■ **Work to complete**
Send back every record exactly.

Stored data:
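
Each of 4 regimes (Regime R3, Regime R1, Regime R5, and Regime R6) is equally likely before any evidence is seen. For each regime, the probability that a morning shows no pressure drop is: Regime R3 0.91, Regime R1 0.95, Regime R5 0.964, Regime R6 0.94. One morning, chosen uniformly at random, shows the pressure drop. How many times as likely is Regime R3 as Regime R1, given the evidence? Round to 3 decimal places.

1.800

Taking complements, P(drop | each) = Regime R3 0.09, Regime R1 0.05, Regime R5 0.036, Regime R6 0.06.
With a uniform prior (1/4 each), posterior ∝ likelihood:
  Regime R3: 0.09
  Regime R1: 0.05
  Regime R5: 0.036
  Regime R6: 0.06
Sum = 0.236.
The ratio is 0.09 / 0.05 (the normalizer cancels) = 1.800.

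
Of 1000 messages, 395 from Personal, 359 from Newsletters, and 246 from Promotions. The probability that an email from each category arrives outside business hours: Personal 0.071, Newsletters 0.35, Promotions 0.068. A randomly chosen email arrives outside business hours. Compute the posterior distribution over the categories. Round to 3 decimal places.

Personal 0.165, Newsletters 0.737, Promotions 0.098

Prior × likelihood for each hypothesis:
  Personal: 0.395 × 0.071 = 0.028045
  Newsletters: 0.359 × 0.35 = 0.12565
  Promotions: 0.246 × 0.068 = 0.016728
Sum = 0.170423.
P(Personal | off-hours) = 0.028045/0.170423 ≈ 0.165
P(Newsletters | off-hours) = 0.12565/0.170423 ≈ 0.737
P(Promotions | off-hours) = 0.016728/0.170423 ≈ 0.098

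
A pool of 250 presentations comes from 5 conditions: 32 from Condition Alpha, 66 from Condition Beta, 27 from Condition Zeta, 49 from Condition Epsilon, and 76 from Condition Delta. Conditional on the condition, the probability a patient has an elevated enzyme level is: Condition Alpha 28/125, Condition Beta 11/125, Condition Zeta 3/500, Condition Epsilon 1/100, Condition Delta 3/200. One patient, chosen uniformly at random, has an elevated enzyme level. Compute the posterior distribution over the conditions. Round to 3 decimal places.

Prior × likelihood for each hypothesis:
  Condition Alpha: 0.128 × 0.224 = 0.028672
  Condition Beta: 0.264 × 0.088 = 0.023232
  Condition Zeta: 0.108 × 0.006 = 0.000648
  Condition Epsilon: 0.196 × 0.01 = 0.00196
  Condition Delta: 0.304 × 0.015 = 0.00456
Sum = 0.059072.
P(Condition Alpha | elevated) = 0.028672/0.059072 ≈ 0.485
P(Condition Beta | elevated) = 0.023232/0.059072 ≈ 0.393
P(Condition Zeta | elevated) = 0.000648/0.059072 ≈ 0.011
P(Condition Epsilon | elevated) = 0.00196/0.059072 ≈ 0.033
P(Condition Delta | elevated) = 0.00456/0.059072 ≈ 0.077
(Check: 0.485+0.393+0.011+0.033+0.077 = 0.999.)

Condition Alpha 0.485, Condition Beta 0.393, Condition Zeta 0.011, Condition Epsilon 0.033, Condition Delta 0.077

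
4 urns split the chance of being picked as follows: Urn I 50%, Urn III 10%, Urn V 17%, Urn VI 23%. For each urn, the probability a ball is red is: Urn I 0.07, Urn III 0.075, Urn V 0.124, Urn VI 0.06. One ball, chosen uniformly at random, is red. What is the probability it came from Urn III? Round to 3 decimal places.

0.097

By Bayes' rule, posterior ∝ prior × likelihood:
  Urn I: 0.5 × 0.07 = 0.035
  Urn III: 0.1 × 0.075 = 0.0075
  Urn V: 0.17 × 0.124 = 0.02108
  Urn VI: 0.23 × 0.06 = 0.0138
Normalizing constant = 0.07738.
P(Urn III | evidence) = 0.0075 / 0.07738 ≈ 0.097.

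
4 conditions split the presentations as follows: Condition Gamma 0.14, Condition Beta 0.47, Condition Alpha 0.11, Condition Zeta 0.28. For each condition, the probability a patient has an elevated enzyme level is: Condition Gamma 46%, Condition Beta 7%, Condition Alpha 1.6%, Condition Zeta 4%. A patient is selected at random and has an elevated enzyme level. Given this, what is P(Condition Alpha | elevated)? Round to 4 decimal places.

0.0160

Compute prior × likelihood for every hypothesis:
  Condition Gamma: 0.14 × 0.46 = 0.0644
  Condition Beta: 0.47 × 0.07 = 0.0329
  Condition Alpha: 0.11 × 0.016 = 0.00176
  Condition Zeta: 0.28 × 0.04 = 0.0112
Total = 0.11026.
P(Condition Alpha | evidence) = 0.00176 / 0.11026 ≈ 0.0160.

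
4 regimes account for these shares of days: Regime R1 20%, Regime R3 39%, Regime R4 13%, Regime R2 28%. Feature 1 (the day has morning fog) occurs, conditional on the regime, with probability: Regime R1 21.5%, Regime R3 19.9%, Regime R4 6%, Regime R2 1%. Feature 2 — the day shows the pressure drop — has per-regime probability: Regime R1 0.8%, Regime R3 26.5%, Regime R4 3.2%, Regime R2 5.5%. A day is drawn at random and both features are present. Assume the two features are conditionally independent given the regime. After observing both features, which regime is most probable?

Regime R3

Compute prior × likelihood for every hypothesis:
  Regime R1: 0.2 × 0.215 × 0.008 = 0.000344
  Regime R3: 0.39 × 0.199 × 0.265 = 0.02056665
  Regime R4: 0.13 × 0.06 × 0.032 = 0.0002496
  Regime R2: 0.28 × 0.01 × 0.055 = 0.000154
Total = 0.02131425.
Largest term belongs to Regime R3, so Regime R3 is most probable.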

■ **Reply to the task**
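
Each of 4 regimes (Regime R3, Regime R1, Regime R5, and Regime R6) is equally likely before any evidence is seen. For each regime, the probability that a morning shows no pressure drop is: Regime R3 0.91, Regime R1 0.95, Regime R5 0.964, Regime R6 0.94. One morning, chosen uniformly at random, shows the pressure drop. How many times as likely is Regime R3 as Regime R1, given the evidence? Round to 3 decimal places.

1.800

Taking complements, P(drop | each) = Regime R3 0.09, Regime R1 0.05, Regime R5 0.036, Regime R6 0.06.
With a uniform prior (1/4 each), posterior ∝ likelihood:
  Regime R3: 0.09
  Regime R1: 0.05
  Regime R5: 0.036
  Regime R6: 0.06
Sum = 0.236.
The ratio is 0.09 / 0.05 (the normalizer cancels) = 1.800.

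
Of 1000 messages, 395 from Personal, 359 from Newsletters, and 246 from Promotions. The probability that an email from each category arrives outside business hours: Personal 0.071, Newsletters 0.35, Promotions 0.068. A randomly chosen email arrives outside business hours. Compute the posterior distribution over the categories. Round to 3 decimal places.

Personal 0.165, Newsletters 0.737, Promotions 0.098

Prior × likelihood for each hypothesis:
  Personal: 0.395 × 0.071 = 0.028045
  Newsletters: 0.359 × 0.35 = 0.12565
  Promotions: 0.246 × 0.068 = 0.016728
Sum = 0.170423.
P(Personal | off-hours) = 0.028045/0.170423 ≈ 0.165
P(Newsletters | off-hours) = 0.12565/0.170423 ≈ 0.737
P(Promotions | off-hours) = 0.016728/0.170423 ≈ 0.098

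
A pool of 250 presentations comes from 5 conditions: 32 from Condition Alpha, 66 from Condition Beta, 27 from Condition Zeta, 49 from Condition Epsilon, and 76 from Condition Delta. Conditional on the condition, the probability a patient has an elevated enzyme level is: Condition Alpha 28/125, Condition Beta 11/125, Condition Zeta 3/500, Condition Epsilon 1/100, Condition Delta 3/200. One patient, chosen uniformly at random, has an elevated enzyme level. Compute the posterior distribution over the conditions. Round to 3 decimal places.

Prior × likelihood for each hypothesis:
  Condition Alpha: 0.128 × 0.224 = 0.028672
  Condition Beta: 0.264 × 0.088 = 0.023232
  Condition Zeta: 0.108 × 0.006 = 0.000648
  Condition Epsilon: 0.196 × 0.01 = 0.00196
  Condition Delta: 0.304 × 0.015 = 0.00456
Sum = 0.059072.
P(Condition Alpha | elevated) = 0.028672/0.059072 ≈ 0.485
P(Condition Beta | elevated) = 0.023232/0.059072 ≈ 0.393
P(Condition Zeta | elevated) = 0.000648/0.059072 ≈ 0.011
P(Condition Epsilon | elevated) = 0.00196/0.059072 ≈ 0.033
P(Condition Delta | elevated) = 0.00456/0.059072 ≈ 0.077
(Check: 0.485+0.393+0.011+0.033+0.077 = 0.999.)

Condition Alpha 0.485, Condition Beta 0.393, Condition Zeta 0.011, Condition Epsilon 0.033, Condition Delta 0.077

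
4 urns split the chance of being picked as follows: Urn I 50%, Urn III 10%, Urn V 17%, Urn VI 23%. For each urn, the probability a ball is red is: Urn I 0.07, Urn III 0.075, Urn V 0.124, Urn VI 0.06. One ball, chosen uniformly at random, is red. What is the probability it came from Urn III? Round to 3 decimal places.

0.097

By Bayes' rule, posterior ∝ prior × likelihood:
  Urn I: 0.5 × 0.07 = 0.035
  Urn III: 0.1 × 0.075 = 0.0075
  Urn V: 0.17 × 0.124 = 0.02108
  Urn VI: 0.23 × 0.06 = 0.0138
Normalizing constant = 0.07738.
P(Urn III | evidence) = 0.0075 / 0.07738 ≈ 0.097.

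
4 conditions split the presentations as follows: Condition Gamma 0.14, Condition Beta 0.47, Condition Alpha 0.11, Condition Zeta 0.28. For each condition, the probability a patient has an elevated enzyme level is: Condition Gamma 46%, Condition Beta 7%, Condition Alpha 1.6%, Condition Zeta 4%. A patient is selected at random and has an elevated enzyme level. Given this, what is P(Condition Alpha | elevated)? Round to 4 decimal places.

0.0160

Compute prior × likelihood for every hypothesis:
  Condition Gamma: 0.14 × 0.46 = 0.0644
  Condition Beta: 0.47 × 0.07 = 0.0329
  Condition Alpha: 0.11 × 0.016 = 0.00176
  Condition Zeta: 0.28 × 0.04 = 0.0112
Total = 0.11026.
P(Condition Alpha | evidence) = 0.00176 / 0.11026 ≈ 0.0160.

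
4 regimes account for these shares of days: Regime R1 20%, Regime R3 39%, Regime R4 13%, Regime R2 28%. Feature 1 (the day has morning fog) occurs, conditional on the regime, with probability: Regime R1 21.5%, Regime R3 19.9%, Regime R4 6%, Regime R2 1%. Feature 2 — the day shows the pressure drop — has per-regime probability: Regime R1 0.8%, Regime R3 26.5%, Regime R4 3.2%, Regime R2 5.5%. A day is drawn at random and both features are present. Assume the two features are conditionally independent given the regime. After observing both features, which regime is most probable?

Regime R3

Compute prior × likelihood for every hypothesis:
  Regime R1: 0.2 × 0.215 × 0.008 = 0.000344
  Regime R3: 0.39 × 0.199 × 0.265 = 0.02056665
  Regime R4: 0.13 × 0.06 × 0.032 = 0.0002496
  Regime R2: 0.28 × 0.01 × 0.055 = 0.000154
Total = 0.02131425.
Largest term belongs to Regime R3, so Regime R3 is most probable.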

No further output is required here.